[Stored items from a collection]
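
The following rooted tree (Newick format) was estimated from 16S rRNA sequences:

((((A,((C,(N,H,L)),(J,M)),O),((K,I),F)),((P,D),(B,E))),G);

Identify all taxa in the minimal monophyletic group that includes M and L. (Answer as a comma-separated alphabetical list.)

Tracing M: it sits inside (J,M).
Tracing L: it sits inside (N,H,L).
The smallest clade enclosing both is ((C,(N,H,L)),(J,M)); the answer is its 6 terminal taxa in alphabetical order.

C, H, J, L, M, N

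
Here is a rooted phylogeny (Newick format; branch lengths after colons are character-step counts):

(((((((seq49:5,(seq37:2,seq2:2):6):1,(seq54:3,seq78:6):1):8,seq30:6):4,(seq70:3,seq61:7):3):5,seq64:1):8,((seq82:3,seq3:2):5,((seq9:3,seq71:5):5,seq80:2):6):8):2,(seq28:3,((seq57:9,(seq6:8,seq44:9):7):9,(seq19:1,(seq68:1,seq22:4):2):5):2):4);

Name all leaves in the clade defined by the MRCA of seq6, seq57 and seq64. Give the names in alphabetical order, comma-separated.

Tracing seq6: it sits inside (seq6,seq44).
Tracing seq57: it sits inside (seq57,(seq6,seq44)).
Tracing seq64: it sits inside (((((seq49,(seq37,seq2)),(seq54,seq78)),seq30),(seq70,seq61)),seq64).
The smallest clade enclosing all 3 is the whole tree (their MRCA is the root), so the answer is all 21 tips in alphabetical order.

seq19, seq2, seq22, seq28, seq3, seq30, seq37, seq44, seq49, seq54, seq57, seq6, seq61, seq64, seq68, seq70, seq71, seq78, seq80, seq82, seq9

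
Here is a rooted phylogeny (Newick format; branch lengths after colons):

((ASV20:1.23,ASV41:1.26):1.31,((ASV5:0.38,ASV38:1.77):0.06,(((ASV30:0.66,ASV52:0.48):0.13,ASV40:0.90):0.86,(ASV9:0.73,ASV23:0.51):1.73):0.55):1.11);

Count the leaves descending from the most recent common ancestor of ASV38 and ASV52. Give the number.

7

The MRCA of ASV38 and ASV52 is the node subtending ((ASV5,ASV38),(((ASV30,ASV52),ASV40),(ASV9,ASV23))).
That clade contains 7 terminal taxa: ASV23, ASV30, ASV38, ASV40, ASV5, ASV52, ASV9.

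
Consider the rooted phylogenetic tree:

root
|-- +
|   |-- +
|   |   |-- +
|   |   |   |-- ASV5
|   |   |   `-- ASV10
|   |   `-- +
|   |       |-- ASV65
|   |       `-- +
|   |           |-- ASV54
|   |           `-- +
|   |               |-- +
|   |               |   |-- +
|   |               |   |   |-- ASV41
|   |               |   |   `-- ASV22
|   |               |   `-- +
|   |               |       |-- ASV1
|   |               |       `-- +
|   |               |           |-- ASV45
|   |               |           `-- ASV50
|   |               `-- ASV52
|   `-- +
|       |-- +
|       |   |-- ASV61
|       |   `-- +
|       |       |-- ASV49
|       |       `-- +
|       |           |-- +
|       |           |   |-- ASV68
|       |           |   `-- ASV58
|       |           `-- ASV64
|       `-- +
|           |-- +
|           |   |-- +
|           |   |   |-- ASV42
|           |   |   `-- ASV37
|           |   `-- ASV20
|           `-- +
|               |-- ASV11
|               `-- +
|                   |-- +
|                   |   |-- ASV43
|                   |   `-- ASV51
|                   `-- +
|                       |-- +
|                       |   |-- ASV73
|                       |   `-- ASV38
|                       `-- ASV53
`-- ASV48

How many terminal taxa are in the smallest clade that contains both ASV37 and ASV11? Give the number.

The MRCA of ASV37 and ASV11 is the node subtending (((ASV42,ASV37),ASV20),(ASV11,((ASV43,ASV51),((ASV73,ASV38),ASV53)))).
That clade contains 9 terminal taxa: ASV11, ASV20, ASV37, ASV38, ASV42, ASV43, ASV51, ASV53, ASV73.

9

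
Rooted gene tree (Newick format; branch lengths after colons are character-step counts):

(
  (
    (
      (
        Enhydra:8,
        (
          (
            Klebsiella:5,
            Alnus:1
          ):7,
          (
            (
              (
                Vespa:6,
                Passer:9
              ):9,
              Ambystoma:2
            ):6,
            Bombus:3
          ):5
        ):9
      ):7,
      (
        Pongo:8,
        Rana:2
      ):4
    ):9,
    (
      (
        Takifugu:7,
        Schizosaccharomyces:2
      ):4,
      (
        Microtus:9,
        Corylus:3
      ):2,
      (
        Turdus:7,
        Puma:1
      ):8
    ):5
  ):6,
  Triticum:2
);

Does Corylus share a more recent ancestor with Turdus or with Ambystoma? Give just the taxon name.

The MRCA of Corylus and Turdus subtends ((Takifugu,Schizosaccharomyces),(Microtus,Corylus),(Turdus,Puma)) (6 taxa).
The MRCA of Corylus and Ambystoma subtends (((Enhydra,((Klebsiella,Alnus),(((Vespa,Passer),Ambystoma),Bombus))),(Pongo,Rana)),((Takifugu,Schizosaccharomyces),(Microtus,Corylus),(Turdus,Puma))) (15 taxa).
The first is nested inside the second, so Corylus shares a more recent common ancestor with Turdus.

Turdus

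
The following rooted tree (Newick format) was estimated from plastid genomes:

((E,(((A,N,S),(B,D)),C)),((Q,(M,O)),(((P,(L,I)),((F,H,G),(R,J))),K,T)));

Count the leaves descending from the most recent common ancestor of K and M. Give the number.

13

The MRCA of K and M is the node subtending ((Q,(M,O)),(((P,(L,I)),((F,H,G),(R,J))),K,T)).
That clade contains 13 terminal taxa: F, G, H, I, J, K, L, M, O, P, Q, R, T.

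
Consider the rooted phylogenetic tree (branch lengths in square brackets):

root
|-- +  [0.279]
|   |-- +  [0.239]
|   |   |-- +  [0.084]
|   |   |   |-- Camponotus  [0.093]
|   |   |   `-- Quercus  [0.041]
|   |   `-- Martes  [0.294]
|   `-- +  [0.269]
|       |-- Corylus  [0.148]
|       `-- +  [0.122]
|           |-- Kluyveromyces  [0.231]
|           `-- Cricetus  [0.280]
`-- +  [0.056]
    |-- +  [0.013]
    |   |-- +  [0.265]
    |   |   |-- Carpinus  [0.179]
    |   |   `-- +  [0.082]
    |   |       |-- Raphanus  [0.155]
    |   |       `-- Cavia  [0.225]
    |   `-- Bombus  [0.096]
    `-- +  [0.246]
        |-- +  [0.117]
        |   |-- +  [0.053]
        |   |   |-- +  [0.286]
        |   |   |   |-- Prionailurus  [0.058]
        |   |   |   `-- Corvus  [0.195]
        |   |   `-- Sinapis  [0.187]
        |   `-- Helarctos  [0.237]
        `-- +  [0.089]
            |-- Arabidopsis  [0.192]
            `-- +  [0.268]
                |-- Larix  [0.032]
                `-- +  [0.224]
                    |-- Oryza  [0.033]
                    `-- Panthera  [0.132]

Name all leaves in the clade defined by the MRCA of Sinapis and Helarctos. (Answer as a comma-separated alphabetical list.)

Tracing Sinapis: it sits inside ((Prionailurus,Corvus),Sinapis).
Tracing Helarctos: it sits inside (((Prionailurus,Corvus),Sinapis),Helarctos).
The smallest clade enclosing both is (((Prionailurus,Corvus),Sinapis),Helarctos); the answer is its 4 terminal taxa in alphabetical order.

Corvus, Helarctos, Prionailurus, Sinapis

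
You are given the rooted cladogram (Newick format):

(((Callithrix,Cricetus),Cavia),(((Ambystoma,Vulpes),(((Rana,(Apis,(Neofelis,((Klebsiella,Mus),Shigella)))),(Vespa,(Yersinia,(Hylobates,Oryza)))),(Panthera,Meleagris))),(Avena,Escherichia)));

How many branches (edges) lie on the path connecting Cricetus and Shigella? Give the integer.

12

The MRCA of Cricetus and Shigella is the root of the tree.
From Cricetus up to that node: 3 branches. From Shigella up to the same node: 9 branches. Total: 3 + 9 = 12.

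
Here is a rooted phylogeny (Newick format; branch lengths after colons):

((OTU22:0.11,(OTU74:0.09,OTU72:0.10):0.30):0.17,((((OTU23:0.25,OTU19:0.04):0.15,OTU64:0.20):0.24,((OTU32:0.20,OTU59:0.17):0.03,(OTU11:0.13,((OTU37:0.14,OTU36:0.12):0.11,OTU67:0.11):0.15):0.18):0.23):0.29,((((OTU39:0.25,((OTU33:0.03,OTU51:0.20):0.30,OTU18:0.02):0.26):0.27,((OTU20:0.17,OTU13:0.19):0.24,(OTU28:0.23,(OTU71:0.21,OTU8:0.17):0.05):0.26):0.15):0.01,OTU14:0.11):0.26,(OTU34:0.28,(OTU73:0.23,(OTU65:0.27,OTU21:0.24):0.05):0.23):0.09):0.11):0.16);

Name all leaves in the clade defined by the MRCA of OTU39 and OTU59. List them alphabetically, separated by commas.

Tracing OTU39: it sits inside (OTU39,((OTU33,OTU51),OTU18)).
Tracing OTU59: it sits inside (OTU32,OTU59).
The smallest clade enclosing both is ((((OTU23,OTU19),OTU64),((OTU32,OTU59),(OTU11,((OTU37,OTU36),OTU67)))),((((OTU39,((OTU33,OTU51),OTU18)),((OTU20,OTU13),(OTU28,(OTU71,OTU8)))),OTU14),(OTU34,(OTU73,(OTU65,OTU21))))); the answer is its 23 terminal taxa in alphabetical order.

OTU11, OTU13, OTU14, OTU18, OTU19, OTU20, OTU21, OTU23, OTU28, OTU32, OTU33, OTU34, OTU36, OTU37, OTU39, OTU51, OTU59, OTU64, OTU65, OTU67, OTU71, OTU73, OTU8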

...

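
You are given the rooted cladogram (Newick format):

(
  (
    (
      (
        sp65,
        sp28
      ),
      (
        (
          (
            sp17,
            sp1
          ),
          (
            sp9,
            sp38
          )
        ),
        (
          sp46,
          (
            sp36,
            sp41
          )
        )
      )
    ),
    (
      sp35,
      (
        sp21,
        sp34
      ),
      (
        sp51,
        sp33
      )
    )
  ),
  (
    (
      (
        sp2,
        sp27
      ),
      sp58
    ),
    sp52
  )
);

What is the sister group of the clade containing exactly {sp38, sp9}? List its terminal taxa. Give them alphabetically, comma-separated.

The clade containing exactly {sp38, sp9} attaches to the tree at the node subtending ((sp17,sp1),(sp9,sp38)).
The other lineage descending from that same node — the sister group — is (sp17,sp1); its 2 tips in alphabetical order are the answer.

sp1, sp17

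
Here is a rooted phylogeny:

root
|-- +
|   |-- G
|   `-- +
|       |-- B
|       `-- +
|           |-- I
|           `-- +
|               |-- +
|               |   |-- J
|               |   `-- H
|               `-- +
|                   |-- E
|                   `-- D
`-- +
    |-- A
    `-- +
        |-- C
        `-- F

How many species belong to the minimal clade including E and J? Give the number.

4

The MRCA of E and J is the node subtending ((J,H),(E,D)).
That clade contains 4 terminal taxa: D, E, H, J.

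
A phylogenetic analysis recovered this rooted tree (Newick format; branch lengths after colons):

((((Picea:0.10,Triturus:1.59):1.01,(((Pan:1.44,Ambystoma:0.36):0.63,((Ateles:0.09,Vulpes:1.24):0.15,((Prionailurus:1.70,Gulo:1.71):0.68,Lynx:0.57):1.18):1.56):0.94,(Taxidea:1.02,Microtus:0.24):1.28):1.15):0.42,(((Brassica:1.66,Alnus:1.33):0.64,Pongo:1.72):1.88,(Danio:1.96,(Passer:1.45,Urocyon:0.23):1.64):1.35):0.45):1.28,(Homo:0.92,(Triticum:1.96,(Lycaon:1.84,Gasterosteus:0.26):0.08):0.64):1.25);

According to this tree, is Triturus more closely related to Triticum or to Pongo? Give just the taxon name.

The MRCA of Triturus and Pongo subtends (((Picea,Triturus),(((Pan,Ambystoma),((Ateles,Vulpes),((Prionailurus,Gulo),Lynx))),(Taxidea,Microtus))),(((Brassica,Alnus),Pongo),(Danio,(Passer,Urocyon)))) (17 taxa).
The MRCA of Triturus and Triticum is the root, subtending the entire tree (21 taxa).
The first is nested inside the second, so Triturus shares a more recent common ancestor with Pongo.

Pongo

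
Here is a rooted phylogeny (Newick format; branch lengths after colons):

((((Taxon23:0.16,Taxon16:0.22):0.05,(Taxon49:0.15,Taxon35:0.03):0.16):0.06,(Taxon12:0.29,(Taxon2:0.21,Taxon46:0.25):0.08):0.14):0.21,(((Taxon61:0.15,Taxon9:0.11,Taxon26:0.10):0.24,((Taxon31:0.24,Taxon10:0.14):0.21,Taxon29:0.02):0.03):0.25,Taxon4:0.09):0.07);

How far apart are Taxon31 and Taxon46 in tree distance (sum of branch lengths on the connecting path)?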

--

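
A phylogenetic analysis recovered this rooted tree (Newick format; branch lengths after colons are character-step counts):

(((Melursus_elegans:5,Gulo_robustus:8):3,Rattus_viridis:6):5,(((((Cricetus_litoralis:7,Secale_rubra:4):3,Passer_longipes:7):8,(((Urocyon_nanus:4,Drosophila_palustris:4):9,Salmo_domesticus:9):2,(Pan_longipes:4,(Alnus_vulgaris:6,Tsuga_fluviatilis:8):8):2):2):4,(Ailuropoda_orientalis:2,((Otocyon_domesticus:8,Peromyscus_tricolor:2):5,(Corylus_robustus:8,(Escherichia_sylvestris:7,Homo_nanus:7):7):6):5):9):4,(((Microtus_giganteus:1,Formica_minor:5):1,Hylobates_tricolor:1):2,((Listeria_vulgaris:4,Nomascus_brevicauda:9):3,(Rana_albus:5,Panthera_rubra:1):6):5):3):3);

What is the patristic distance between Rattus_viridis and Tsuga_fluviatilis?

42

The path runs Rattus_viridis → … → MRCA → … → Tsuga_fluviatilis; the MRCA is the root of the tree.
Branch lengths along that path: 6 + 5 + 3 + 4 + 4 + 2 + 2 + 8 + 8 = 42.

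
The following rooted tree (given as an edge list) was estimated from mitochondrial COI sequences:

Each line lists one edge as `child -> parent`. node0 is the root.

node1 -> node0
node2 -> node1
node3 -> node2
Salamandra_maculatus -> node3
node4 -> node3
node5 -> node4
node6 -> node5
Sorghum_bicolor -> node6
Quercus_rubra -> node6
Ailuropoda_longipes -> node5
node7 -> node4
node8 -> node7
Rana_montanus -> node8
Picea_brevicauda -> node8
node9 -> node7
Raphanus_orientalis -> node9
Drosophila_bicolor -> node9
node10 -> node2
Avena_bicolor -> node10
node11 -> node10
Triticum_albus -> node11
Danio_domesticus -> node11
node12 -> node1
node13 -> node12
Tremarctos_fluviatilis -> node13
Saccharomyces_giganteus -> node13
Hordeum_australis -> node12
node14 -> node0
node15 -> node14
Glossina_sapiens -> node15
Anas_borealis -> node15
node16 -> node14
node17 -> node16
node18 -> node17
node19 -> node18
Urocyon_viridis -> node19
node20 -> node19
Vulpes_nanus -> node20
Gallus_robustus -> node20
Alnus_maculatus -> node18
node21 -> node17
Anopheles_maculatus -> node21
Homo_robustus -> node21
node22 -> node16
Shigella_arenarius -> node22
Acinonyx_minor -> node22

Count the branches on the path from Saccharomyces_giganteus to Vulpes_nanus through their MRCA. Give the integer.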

→ Problem statement
Copy out every line in the entries above that holds "Cavia".

→ The answer
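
    |   |       `-- Cavia  [0.225]
(((Callithrix,Cricetus),Cavia),(((Ambystoma,Vulpes),(((Rana,(Apis,(Neofelis,((Klebsiella,Mus),Shigella)))),(Vespa,(Yersinia,(Hylobates,Oryza)))),(Panthera,Meleagris))),(Avena,Escherichia)));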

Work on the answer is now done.